● **Work instructions**
The answer must consist solely of the line that contains "A canal carries" and all subsequent lines of the data, each reproduced exactly.

[Stored items]
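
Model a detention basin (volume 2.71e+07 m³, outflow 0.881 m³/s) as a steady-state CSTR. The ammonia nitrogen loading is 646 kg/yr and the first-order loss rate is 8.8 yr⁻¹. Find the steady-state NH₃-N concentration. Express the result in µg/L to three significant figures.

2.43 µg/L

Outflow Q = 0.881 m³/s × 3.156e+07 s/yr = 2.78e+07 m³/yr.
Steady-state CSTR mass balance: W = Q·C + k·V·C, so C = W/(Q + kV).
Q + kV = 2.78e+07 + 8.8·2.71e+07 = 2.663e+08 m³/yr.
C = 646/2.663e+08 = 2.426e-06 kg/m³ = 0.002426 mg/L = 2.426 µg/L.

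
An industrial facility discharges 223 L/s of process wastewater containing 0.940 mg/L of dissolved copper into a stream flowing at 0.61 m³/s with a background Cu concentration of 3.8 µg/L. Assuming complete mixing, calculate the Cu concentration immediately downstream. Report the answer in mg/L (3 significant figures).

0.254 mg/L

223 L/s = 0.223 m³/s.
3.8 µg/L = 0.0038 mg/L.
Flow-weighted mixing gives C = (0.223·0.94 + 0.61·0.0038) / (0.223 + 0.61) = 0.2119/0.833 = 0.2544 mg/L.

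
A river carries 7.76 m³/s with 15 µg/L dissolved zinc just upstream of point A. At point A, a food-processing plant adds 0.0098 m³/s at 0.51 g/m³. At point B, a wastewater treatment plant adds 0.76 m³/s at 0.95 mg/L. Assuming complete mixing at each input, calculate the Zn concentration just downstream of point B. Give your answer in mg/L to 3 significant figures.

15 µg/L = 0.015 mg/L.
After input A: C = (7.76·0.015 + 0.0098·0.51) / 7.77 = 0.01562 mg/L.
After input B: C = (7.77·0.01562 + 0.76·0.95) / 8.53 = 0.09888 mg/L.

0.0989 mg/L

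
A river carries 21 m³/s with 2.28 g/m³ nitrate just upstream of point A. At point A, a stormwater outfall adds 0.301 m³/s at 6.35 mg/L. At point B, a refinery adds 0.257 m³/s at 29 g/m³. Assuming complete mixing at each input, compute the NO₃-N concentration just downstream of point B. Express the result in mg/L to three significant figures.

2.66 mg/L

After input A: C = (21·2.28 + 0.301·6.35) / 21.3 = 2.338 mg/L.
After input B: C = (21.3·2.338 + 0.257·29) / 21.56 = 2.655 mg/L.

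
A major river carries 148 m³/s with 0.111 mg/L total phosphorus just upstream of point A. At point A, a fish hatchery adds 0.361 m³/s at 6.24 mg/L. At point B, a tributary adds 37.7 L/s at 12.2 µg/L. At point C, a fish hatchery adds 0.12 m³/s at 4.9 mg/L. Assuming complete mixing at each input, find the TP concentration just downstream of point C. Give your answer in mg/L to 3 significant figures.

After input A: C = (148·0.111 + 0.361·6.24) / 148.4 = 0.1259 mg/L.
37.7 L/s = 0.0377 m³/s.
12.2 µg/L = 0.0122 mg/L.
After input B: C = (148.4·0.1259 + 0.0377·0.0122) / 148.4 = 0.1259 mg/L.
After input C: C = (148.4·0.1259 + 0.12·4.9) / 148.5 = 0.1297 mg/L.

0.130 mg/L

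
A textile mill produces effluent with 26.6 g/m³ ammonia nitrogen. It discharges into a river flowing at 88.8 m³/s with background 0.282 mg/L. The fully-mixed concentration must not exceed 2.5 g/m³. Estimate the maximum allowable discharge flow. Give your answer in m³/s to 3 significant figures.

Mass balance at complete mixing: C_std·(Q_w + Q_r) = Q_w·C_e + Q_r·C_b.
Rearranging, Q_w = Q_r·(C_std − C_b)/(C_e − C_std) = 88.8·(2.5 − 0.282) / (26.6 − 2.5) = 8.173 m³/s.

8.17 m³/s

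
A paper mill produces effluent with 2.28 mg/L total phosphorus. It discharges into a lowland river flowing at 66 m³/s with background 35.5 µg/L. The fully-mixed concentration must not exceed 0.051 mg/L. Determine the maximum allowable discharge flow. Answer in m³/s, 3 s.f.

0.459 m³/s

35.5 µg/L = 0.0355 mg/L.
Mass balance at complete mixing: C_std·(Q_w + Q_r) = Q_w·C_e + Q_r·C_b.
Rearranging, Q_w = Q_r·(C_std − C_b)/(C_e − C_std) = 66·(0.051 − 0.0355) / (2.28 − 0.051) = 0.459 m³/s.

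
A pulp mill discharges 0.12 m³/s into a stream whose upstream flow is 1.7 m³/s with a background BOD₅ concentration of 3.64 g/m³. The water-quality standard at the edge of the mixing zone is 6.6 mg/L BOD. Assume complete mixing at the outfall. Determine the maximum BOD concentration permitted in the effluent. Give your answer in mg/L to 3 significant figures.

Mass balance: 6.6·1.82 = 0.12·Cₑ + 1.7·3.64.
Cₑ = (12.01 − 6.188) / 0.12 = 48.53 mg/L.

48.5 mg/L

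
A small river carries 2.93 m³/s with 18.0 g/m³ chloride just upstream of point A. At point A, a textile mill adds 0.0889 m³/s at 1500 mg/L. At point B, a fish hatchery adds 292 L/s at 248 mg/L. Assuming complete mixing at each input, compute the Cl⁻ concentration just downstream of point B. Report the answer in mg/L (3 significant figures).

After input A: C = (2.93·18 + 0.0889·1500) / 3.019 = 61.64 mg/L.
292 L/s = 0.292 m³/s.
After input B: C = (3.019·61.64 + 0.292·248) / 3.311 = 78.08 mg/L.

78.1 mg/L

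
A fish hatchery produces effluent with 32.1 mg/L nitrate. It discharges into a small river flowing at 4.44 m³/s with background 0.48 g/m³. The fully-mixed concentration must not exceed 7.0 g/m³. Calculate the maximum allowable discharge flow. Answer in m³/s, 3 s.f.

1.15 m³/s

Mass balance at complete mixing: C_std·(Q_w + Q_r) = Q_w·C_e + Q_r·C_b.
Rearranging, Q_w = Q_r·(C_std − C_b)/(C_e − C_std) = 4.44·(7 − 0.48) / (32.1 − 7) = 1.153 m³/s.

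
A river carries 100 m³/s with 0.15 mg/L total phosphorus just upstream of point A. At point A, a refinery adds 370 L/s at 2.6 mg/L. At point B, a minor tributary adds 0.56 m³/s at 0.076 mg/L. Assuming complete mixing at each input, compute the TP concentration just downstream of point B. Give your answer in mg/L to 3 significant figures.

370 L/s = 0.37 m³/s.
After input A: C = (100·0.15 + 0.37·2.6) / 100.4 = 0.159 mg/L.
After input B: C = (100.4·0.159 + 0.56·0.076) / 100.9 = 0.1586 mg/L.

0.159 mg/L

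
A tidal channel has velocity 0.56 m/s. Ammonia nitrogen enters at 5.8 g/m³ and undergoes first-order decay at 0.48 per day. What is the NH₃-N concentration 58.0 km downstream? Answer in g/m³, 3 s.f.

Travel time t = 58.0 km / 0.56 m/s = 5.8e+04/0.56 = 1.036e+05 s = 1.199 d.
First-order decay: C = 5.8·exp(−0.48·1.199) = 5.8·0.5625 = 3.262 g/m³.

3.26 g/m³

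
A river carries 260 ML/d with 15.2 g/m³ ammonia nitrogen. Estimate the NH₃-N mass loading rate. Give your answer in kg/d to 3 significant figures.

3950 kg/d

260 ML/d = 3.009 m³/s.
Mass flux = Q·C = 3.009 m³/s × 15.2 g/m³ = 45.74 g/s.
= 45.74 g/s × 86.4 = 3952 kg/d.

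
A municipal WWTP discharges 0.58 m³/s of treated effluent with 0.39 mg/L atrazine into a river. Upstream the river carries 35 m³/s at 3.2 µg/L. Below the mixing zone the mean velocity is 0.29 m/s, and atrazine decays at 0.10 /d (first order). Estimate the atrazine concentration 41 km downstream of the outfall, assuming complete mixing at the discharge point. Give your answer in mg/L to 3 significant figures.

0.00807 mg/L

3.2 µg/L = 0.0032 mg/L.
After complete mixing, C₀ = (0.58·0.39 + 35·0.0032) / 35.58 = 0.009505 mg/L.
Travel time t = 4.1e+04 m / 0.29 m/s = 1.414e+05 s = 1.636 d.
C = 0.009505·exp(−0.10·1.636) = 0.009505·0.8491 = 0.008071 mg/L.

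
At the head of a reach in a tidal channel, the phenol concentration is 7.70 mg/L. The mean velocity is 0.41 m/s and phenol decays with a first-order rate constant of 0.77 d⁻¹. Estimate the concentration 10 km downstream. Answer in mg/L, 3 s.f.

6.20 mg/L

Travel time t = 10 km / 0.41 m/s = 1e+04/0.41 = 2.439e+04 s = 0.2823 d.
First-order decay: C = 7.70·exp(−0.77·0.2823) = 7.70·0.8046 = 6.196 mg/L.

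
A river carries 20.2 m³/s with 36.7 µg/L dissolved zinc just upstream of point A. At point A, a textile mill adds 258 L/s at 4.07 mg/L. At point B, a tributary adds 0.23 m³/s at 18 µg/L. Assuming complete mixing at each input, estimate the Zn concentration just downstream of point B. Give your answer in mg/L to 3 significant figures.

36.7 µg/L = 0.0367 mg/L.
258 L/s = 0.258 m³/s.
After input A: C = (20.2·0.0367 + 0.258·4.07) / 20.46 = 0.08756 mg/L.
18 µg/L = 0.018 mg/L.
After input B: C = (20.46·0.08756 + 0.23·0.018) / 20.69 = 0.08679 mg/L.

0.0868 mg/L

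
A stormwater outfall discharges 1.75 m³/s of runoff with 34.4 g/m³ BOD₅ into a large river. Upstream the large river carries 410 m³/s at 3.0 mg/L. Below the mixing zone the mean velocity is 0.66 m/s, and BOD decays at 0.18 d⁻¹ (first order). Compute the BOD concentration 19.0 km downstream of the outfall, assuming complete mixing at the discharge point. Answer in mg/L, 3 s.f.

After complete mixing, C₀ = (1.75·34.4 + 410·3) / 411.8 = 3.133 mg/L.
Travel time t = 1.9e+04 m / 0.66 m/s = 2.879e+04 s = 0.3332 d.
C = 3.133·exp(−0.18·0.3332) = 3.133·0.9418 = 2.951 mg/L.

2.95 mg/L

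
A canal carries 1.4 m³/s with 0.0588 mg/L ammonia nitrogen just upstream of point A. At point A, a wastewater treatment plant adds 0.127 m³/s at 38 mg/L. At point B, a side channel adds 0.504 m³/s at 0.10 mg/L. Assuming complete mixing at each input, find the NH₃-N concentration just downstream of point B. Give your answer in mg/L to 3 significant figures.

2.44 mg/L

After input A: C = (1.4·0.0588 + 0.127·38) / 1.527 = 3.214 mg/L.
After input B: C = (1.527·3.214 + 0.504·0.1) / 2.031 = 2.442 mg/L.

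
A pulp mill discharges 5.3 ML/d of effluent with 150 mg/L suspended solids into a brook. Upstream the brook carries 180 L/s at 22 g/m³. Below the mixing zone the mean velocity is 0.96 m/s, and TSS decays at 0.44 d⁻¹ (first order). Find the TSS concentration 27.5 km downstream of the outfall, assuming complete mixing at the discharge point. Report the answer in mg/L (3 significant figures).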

● **Solution for this task**
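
A canal carries 1.4 m³/s with 0.0588 mg/L ammonia nitrogen just upstream of point A. At point A, a wastewater treatment plant adds 0.127 m³/s at 38 mg/L. At point B, a side channel adds 0.504 m³/s at 0.10 mg/L. Assuming complete mixing at each input, find the NH₃-N concentration just downstream of point B. Give your answer in mg/L to 3 significant figures.

2.44 mg/L

After input A: C = (1.4·0.0588 + 0.127·38) / 1.527 = 3.214 mg/L.
After input B: C = (1.527·3.214 + 0.504·0.1) / 2.031 = 2.442 mg/L.

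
A pulp mill discharges 5.3 ML/d of effluent with 150 mg/L suspended solids into a brook. Upstream the brook carries 180 L/s at 22 g/m³. Below the mixing zone the mean velocity is 0.96 m/s, and TSS decays at 0.44 d⁻¹ (first order). Find the TSS concentration 27.5 km downstream of the outfall, assuming complete mixing at the discharge point. Report the answer in mg/L (3 significant figures).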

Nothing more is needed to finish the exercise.